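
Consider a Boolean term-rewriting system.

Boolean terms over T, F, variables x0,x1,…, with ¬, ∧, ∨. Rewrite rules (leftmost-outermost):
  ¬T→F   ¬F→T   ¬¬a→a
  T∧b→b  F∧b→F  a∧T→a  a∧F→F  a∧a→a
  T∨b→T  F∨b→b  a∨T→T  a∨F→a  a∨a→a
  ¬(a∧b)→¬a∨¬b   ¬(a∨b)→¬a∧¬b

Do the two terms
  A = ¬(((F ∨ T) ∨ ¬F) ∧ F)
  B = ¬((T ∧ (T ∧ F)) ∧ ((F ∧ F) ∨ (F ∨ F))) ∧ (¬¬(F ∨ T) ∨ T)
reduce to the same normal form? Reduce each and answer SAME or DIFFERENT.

Answer: SAME — A ⇓ T, B ⇓ T

Working:
Term A:
  start: ¬(((F ∨ T) ∨ ¬F) ∧ F)
  →1  ¬((F ∨ T) ∨ ¬F) ∨ ¬F
  →2  (¬(F ∨ T) ∧ ¬¬F) ∨ ¬F
  →3  ((¬F ∧ ¬T) ∧ ¬¬F) ∨ ¬F
  →4  ((T ∧ ¬T) ∧ ¬¬F) ∨ ¬F
  →5  (¬T ∧ ¬¬F) ∨ ¬F
  →6  (F ∧ ¬¬F) ∨ ¬F
  →7  F ∨ ¬F
  →8  ¬F
  →9  T

Term B:
  start: ¬((T ∧ (T ∧ F)) ∧ ((F ∧ F) ∨ (F ∨ F))) ∧ (¬¬(F ∨ T) ∨ T)
  →1  (¬(T ∧ (T ∧ F)) ∨ ¬((F ∧ F) ∨ (F ∨ F))) ∧ (¬¬(F ∨ T) ∨ T)
  →2  ((¬T ∨ ¬(T ∧ F)) ∨ ¬((F ∧ F) ∨ (F ∨ F))) ∧ (¬¬(F ∨ T) ∨ T)
  →3  ((F ∨ ¬(T ∧ F)) ∨ ¬((F ∧ F) ∨ (F ∨ F))) ∧ (¬¬(F ∨ T) ∨ T)
  →4  (¬(T ∧ F) ∨ ¬((F ∧ F) ∨ (F ∨ F))) ∧ (¬¬(F ∨ T) ∨ T)
  →5  ((¬T ∨ ¬F) ∨ ¬((F ∧ F) ∨ (F ∨ F))) ∧ (¬¬(F ∨ T) ∨ T)
  →6  ((F ∨ ¬F) ∨ ¬((F ∧ F) ∨ (F ∨ F))) ∧ (¬¬(F ∨ T) ∨ T)
  →7  (¬F ∨ ¬((F ∧ F) ∨ (F ∨ F))) ∧ (¬¬(F ∨ T) ∨ T)
  →8  (T ∨ ¬((F ∧ F) ∨ (F ∨ F))) ∧ (¬¬(F ∨ T) ∨ T)
  →9  T ∧ (¬¬(F ∨ T) ∨ T)
  →10  ¬¬(F ∨ T) ∨ T
  →11  T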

*PROBLEM TO SOLVE:* Across all of the material above, how many lines contain the word "terms"? Only the number should be given.

*TASK RESPONSE:* 2